● Task item:
Write out all of the records, keeping each one exactly as written.

(Dataset records begins)

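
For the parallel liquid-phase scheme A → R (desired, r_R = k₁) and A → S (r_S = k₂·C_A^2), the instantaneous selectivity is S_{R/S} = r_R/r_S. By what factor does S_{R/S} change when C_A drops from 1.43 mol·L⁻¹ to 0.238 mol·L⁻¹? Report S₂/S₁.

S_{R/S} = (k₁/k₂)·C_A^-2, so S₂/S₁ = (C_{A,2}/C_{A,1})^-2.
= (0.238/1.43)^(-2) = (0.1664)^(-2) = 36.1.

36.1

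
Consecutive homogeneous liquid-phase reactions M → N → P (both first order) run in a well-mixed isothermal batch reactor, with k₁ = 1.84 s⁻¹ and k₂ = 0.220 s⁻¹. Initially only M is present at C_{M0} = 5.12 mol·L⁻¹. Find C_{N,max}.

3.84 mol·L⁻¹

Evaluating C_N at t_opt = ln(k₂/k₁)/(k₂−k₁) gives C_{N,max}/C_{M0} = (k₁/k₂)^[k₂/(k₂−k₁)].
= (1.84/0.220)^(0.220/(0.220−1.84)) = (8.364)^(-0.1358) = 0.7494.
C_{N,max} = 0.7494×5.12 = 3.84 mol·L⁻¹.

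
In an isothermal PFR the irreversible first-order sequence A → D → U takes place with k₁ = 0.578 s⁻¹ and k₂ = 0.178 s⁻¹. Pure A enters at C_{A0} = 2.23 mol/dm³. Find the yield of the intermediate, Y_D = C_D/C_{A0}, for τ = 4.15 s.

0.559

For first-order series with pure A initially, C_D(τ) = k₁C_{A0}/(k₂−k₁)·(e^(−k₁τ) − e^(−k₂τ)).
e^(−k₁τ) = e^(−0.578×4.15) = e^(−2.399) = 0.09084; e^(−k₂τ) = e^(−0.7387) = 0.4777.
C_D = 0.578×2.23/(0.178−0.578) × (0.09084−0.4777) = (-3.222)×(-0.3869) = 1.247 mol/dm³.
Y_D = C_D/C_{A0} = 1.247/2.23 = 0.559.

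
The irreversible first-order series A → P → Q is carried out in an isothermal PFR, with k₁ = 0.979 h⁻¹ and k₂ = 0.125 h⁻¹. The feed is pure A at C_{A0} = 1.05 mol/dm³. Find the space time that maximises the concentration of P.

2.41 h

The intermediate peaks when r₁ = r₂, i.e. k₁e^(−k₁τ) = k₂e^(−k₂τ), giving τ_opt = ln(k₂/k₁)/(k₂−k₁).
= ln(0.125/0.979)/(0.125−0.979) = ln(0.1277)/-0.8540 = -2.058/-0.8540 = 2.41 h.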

(Dataset records ends)

● Answer box:
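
For the parallel liquid-phase scheme A → R (desired, r_R = k₁) and A → S (r_S = k₂·C_A^2), the instantaneous selectivity is S_{R/S} = r_R/r_S. By what factor does S_{R/S} change when C_A drops from 1.43 mol·L⁻¹ to 0.238 mol·L⁻¹? Report S₂/S₁.

S_{R/S} = (k₁/k₂)·C_A^-2, so S₂/S₁ = (C_{A,2}/C_{A,1})^-2.
= (0.238/1.43)^(-2) = (0.1664)^(-2) = 36.1.

36.1

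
Consecutive homogeneous liquid-phase reactions M → N → P (both first order) run in a well-mixed isothermal batch reactor, with k₁ = 1.84 s⁻¹ and k₂ = 0.220 s⁻¹. Initially only M is present at C_{M0} = 5.12 mol·L⁻¹. Find C_{N,max}.

3.84 mol·L⁻¹

Evaluating C_N at t_opt = ln(k₂/k₁)/(k₂−k₁) gives C_{N,max}/C_{M0} = (k₁/k₂)^[k₂/(k₂−k₁)].
= (1.84/0.220)^(0.220/(0.220−1.84)) = (8.364)^(-0.1358) = 0.7494.
C_{N,max} = 0.7494×5.12 = 3.84 mol·L⁻¹.

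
In an isothermal PFR the irreversible first-order sequence A → D → U takes place with k₁ = 0.578 s⁻¹ and k₂ = 0.178 s⁻¹. Pure A enters at C_{A0} = 2.23 mol/dm³. Find the yield of the intermediate, Y_D = C_D/C_{A0}, for τ = 4.15 s.

0.559

For first-order series with pure A initially, C_D(τ) = k₁C_{A0}/(k₂−k₁)·(e^(−k₁τ) − e^(−k₂τ)).
e^(−k₁τ) = e^(−0.578×4.15) = e^(−2.399) = 0.09084; e^(−k₂τ) = e^(−0.7387) = 0.4777.
C_D = 0.578×2.23/(0.178−0.578) × (0.09084−0.4777) = (-3.222)×(-0.3869) = 1.247 mol/dm³.
Y_D = C_D/C_{A0} = 1.247/2.23 = 0.559.

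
The irreversible first-order series A → P → Q is carried out in an isothermal PFR, with k₁ = 0.979 h⁻¹ and k₂ = 0.125 h⁻¹. The feed is pure A at C_{A0} = 1.05 mol/dm³. Find the space time that maximises the concentration of P.

2.41 h

The intermediate peaks when r₁ = r₂, i.e. k₁e^(−k₁τ) = k₂e^(−k₂τ), giving τ_opt = ln(k₂/k₁)/(k₂−k₁).
= ln(0.125/0.979)/(0.125−0.979) = ln(0.1277)/-0.8540 = -2.058/-0.8540 = 2.41 h.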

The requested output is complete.